What to do: Output all the data below verbatim.

Records to use:
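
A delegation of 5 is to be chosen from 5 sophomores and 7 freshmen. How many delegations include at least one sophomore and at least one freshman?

Total 5-person selections from all 12: C(12,5) = 792.
Selections missing a whole group: no sophomores → C(7,5) = 21; no freshmen → C(5,5) = 1.
Both groups omitted at once is impossible, so 792 − 22 = 770.

770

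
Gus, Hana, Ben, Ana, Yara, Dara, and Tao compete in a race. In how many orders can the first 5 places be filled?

This is an ordered selection of 5 from 7: P(7,5).
That gives 7 × 6 × 5 × 4 × 3 = 2520.

2520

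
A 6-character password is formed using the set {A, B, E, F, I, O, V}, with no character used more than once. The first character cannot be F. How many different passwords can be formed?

The first character has 7−1 = 6 choices (anything except F).
The remaining 5 characters are filled from the other 6 symbols without repetition: 6 × 5 × 4 × 3 × 2 = 720.
Total: 6 × 720 = 4320.

4320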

Answer space:
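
A delegation of 5 is to be chosen from 5 sophomores and 7 freshmen. How many delegations include at least one sophomore and at least one freshman?

Total 5-person selections from all 12: C(12,5) = 792.
Selections missing a whole group: no sophomores → C(7,5) = 21; no freshmen → C(5,5) = 1.
Both groups omitted at once is impossible, so 792 − 22 = 770.

770

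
Gus, Hana, Ben, Ana, Yara, Dara, and Tao compete in a race. In how many orders can the first 5 places be filled?

This is an ordered selection of 5 from 7: P(7,5).
That gives 7 × 6 × 5 × 4 × 3 = 2520.

2520

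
A 6-character password is formed using the set {A, B, E, F, I, O, V}, with no character used more than once. The first character cannot be F. How many different passwords can be formed?

The first character has 7−1 = 6 choices (anything except F).
The remaining 5 characters are filled from the other 6 symbols without repetition: 6 × 5 × 4 × 3 × 2 = 720.
Total: 6 × 720 = 4320.

4320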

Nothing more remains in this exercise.